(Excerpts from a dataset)
----
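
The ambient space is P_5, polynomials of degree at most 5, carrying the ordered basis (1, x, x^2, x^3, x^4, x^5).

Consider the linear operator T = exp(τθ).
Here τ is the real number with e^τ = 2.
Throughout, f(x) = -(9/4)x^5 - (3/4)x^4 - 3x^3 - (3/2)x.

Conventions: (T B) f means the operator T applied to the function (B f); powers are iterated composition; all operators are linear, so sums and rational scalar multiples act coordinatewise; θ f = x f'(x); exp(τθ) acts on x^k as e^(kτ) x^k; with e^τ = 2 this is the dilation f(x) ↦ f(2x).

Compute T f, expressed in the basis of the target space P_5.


exp(τθ) x^k = e^(kτ) x^k; with e^τ = 2 this sends x^k to 2^k x^k
x ↦ 2 x
x^3 ↦ 8 x^3
x^4 ↦ 16 x^4
x^5 ↦ 32 x^5
applying this coordinatewise to f: exp(τθ) f = -72x^5 - 12x^4 - 24x^3 - 3x

the image equals g(x) = -72x^5 - 12x^4 - 24x^3 - 3x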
----
PROMPT
Could you type out every entry again exactly as it stands?

COMPLETED TASK
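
The ambient space is P_5, polynomials of degree at most 5, carrying the ordered basis (1, x, x^2, x^3, x^4, x^5).

Consider the linear operator T = exp(τθ).
Here τ is the real number with e^τ = 2.
Throughout, f(x) = -(9/4)x^5 - (3/4)x^4 - 3x^3 - (3/2)x.

Conventions: (T B) f means the operator T applied to the function (B f); powers are iterated composition; all operators are linear, so sums and rational scalar multiples act coordinatewise; θ f = x f'(x); exp(τθ) acts on x^k as e^(kτ) x^k; with e^τ = 2 this is the dilation f(x) ↦ f(2x).

Compute T f, expressed in the basis of the target space P_5.


exp(τθ) x^k = e^(kτ) x^k; with e^τ = 2 this sends x^k to 2^k x^k
x ↦ 2 x
x^3 ↦ 8 x^3
x^4 ↦ 16 x^4
x^5 ↦ 32 x^5
applying this coordinatewise to f: exp(τθ) f = -72x^5 - 12x^4 - 24x^3 - 3x

the image equals g(x) = -72x^5 - 12x^4 - 24x^3 - 3x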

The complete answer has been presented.